- About this exercise: When a line of the records contains "Consider", copy it.

- Items from a data source:
=-=-=-=-=

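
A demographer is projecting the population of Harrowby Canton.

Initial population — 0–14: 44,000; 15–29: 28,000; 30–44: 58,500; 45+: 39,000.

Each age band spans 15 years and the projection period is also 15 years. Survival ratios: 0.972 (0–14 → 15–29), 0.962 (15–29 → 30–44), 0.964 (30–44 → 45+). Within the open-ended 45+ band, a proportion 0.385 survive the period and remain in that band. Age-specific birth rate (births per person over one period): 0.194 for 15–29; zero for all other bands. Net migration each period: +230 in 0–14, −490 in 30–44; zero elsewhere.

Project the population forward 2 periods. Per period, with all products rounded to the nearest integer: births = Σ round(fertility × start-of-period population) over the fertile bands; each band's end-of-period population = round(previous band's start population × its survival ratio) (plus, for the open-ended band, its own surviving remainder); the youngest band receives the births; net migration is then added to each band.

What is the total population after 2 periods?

107669

Period 1.
Births: 28000 × 0.194 = 5432
15–29: 44000 × 0.972 = 42768
30–44: 28000 × 0.962 = 26936
45+: 58500 × 0.964 + 39000 × 0.385 = 56394 + 15015 = 71409
Net migration: 0–14 + 230 → 5662; 30–44 − 490 → 26446
→ [5662, 42768, 26446, 71409]
Period 2.
Births: 42768 × 0.194 = 8297
15–29: 5662 × 0.972 = 5503
30–44: 42768 × 0.962 = 41143
45+: 26446 × 0.964 + 71409 × 0.385 = 25494 + 27492 = 52986
Net migration: 0–14 + 230 → 8527; 30–44 − 490 → 40653
→ [8527, 5503, 40653, 52986]
Total after period 2: 8527 + 5503 + 40653 + 52986 = 107669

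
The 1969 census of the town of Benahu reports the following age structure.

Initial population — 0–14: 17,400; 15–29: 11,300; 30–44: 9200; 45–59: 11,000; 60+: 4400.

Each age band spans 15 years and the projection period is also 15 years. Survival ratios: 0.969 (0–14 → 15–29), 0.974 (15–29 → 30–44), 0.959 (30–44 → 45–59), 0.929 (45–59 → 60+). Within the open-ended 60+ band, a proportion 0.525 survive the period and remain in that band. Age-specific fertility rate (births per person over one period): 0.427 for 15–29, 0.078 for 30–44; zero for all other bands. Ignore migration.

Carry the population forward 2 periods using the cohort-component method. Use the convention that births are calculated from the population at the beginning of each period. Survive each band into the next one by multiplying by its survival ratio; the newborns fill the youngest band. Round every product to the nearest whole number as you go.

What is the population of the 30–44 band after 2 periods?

(Bands numbered youngest = 1 to oldest = 5.)
— Period 1 —
Births: 11300 × 0.427 = 4825 ; 9200 × 0.078 = 718 — total 5543
Band 2: 17400 × 0.969 = 16861
Band 3: 11300 × 0.974 = 11006
Band 4: 9200 × 0.959 = 8823
Band 5: 11000 × 0.929 + 4400 × 0.525 = 10219 + 2310 = 12529
Population now: 0–14=5543, 15–29=16861, 30–44=11006, 45–59=8823, 60+=12529
— Period 2 —
Births: 16861 × 0.427 = 7200 ; 11006 × 0.078 = 858 — total 8058
Band 2: 5543 × 0.969 = 5371
Band 3: 16861 × 0.974 = 16423
Band 4: 11006 × 0.959 = 10555
Band 5: 8823 × 0.929 + 12529 × 0.525 = 8197 + 6578 = 14775
Population now: 0–14=8058, 15–29=5371, 30–44=16423, 45–59=10555, 60+=14775

16423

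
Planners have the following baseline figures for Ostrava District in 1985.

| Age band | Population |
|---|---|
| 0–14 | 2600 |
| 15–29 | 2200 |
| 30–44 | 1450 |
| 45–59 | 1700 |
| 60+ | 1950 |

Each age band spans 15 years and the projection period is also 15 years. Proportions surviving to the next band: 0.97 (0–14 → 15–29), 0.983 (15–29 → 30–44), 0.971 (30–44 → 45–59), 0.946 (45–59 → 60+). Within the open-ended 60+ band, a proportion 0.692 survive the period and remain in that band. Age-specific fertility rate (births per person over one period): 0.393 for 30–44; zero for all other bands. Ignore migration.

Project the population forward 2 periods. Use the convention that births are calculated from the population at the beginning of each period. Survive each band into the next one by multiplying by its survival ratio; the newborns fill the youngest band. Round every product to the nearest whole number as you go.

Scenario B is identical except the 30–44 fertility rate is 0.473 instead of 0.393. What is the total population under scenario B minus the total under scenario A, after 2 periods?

Call the bands 1 to 5, youngest first.
Period 1.
Births: 1450 × 0.393 = 570
Band 2: 2600 × 0.97 = 2522
Band 3: 2200 × 0.983 = 2163
Band 4: 1450 × 0.971 = 1408
Band 5: 1700 × 0.946 + 1950 × 0.692 = 1608 + 1349 = 2957
Giving 570 / 2522 / 2163 / 1408 / 2957.
Period 2.
Births: 2163 × 0.393 = 850
Band 2: 570 × 0.97 = 553
Band 3: 2522 × 0.983 = 2479
Band 4: 2163 × 0.971 = 2100
Band 5: 1408 × 0.946 + 2957 × 0.692 = 1332 + 2046 = 3378
Giving 850 / 553 / 2479 / 2100 / 3378.
Scenario A total after 2 periods: 9360
Scenario B projection —
Period 1.
Births: 1450 × 0.473 = 686
Band 2: 2600 × 0.97 = 2522
Band 3: 2200 × 0.983 = 2163
Band 4: 1450 × 0.971 = 1408
Band 5: 1700 × 0.946 + 1950 × 0.692 = 1608 + 1349 = 2957
Giving 686 / 2522 / 2163 / 1408 / 2957.
Period 2.
Births: 2163 × 0.473 = 1023
Band 2: 686 × 0.97 = 665
Band 3: 2522 × 0.983 = 2479
Band 4: 2163 × 0.971 = 2100
Band 5: 1408 × 0.946 + 2957 × 0.692 = 1332 + 2046 = 3378
Giving 1023 / 665 / 2479 / 2100 / 3378.
Scenario B total after 2 periods: 9645
Difference B − A = 9645 − 9360 = 285

285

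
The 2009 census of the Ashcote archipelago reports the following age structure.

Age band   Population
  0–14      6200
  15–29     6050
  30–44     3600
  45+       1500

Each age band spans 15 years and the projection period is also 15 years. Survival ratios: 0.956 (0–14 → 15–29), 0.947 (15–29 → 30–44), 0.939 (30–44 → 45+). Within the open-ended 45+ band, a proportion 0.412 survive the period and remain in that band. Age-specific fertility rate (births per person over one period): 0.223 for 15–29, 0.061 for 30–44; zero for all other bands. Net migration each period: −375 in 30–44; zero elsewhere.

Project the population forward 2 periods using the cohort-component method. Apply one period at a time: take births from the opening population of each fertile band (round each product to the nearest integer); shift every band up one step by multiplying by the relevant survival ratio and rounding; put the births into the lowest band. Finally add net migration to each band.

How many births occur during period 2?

1649

Numbering the groups 1..4 from youngest to oldest:
After projecting period 1:
Births: 6050 × 0.223 = 1349 ; 3600 × 0.061 = 220 ⇒ total 1569
Group 2: 6200 × 0.956 = 5927
Group 3: 6050 × 0.947 = 5729
Group 4: 3600 × 0.939 + 1500 × 0.412 = 3380 + 618 = 3998
Net migration: Group 3 − 375 → 5354
→ [1569, 5927, 5354, 3998]
After projecting period 2:
Births: 5927 × 0.223 = 1322 ; 5354 × 0.061 = 327 ⇒ total 1649
Group 2: 1569 × 0.956 = 1500
Group 3: 5927 × 0.947 = 5613
Group 4: 5354 × 0.939 + 3998 × 0.412 = 5027 + 1647 = 6674
Net migration: Group 3 − 375 → 5238
→ [1649, 1500, 5238, 6674]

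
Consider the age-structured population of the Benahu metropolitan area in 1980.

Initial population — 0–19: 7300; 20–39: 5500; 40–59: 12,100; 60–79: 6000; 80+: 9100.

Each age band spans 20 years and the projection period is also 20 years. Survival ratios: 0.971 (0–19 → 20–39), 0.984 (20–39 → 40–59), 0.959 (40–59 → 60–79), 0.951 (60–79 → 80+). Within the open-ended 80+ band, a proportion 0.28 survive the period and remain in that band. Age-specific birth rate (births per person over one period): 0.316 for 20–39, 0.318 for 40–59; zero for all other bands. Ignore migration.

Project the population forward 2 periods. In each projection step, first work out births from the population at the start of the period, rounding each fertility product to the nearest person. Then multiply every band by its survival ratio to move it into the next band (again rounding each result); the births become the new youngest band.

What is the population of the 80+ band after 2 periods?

— Period 1 —
Births: 5500 × 0.316 = 1738 ; 12100 × 0.318 = 3848 ⇒ total 5586
20–39: 7300 × 0.971 = 7088
40–59: 5500 × 0.984 = 5412
60–79: 12100 × 0.959 = 11604
80+: 6000 × 0.951 + 9100 × 0.28 = 5706 + 2548 = 8254
→ [5586, 7088, 5412, 11604, 8254]
— Period 2 —
Births: 7088 × 0.316 = 2240 ; 5412 × 0.318 = 1721 ⇒ total 3961
20–39: 5586 × 0.971 = 5424
40–59: 7088 × 0.984 = 6975
60–79: 5412 × 0.959 = 5190
80+: 11604 × 0.951 + 8254 × 0.28 = 11035 + 2311 = 13346
→ [3961, 5424, 6975, 5190, 13346]

13346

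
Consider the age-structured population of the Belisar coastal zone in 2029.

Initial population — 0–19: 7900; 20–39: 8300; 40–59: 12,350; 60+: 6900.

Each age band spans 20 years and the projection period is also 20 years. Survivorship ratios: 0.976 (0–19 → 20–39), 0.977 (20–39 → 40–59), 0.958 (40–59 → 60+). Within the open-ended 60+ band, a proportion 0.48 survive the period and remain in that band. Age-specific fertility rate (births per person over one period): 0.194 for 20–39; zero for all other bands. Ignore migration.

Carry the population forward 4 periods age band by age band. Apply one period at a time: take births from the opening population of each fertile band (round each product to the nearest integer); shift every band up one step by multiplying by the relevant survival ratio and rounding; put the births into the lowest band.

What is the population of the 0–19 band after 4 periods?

283

— Period 1 —
Births: 8300 × 0.194 = 1610
20–39: 7900 × 0.976 = 7710
40–59: 8300 × 0.977 = 8109
60+: 12350 × 0.958 + 6900 × 0.48 = 11831 + 3312 = 15143
End of period: [1610, 7710, 8109, 15143]
— Period 2 —
Births: 7710 × 0.194 = 1496
20–39: 1610 × 0.976 = 1571
40–59: 7710 × 0.977 = 7533
60+: 8109 × 0.958 + 15143 × 0.48 = 7768 + 7269 = 15037
End of period: [1496, 1571, 7533, 15037]
— Period 3 —
Births: 1571 × 0.194 = 305
20–39: 1496 × 0.976 = 1460
40–59: 1571 × 0.977 = 1535
60+: 7533 × 0.958 + 15037 × 0.48 = 7217 + 7218 = 14435
End of period: [305, 1460, 1535, 14435]
— Period 4 —
Births: 1460 × 0.194 = 283
20–39: 305 × 0.976 = 298
40–59: 1460 × 0.977 = 1426
60+: 1535 × 0.958 + 14435 × 0.48 = 1471 + 6929 = 8400
End of period: [283, 298, 1426, 8400]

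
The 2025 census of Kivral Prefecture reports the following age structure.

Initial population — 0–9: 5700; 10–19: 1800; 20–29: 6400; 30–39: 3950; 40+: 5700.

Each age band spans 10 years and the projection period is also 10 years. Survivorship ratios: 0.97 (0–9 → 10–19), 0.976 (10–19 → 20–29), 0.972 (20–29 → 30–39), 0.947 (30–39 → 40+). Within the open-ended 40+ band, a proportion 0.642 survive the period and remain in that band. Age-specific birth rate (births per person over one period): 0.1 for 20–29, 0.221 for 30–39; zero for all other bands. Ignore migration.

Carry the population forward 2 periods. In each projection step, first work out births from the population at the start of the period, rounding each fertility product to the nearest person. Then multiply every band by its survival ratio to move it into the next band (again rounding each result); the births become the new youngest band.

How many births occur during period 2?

Period 1.
Births: 6400 * 0.1 = 640 ; 3950 * 0.221 = 873 ⇒ total 1513
10–19: 5700 * 0.97 = 5529
20–29: 1800 * 0.976 = 1757
30–39: 6400 * 0.972 = 6221
40+: 3950 * 0.947 + 5700 * 0.642 = 3741 + 3659 = 7400
→ [1513, 5529, 1757, 6221, 7400]
Period 2.
Births: 1757 * 0.1 = 176 ; 6221 * 0.221 = 1375 ⇒ total 1551
10–19: 1513 * 0.97 = 1468
20–29: 5529 * 0.976 = 5396
30–39: 1757 * 0.972 = 1708
40+: 6221 * 0.947 + 7400 * 0.642 = 5891 + 4751 = 10642
→ [1551, 1468, 5396, 1708, 10642]

1551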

=-=-=-=-=

- Answer below:
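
Consider the age-structured population of the Benahu metropolitan area in 1980.
Consider the age-structured population of the Belisar coastal zone in 2029.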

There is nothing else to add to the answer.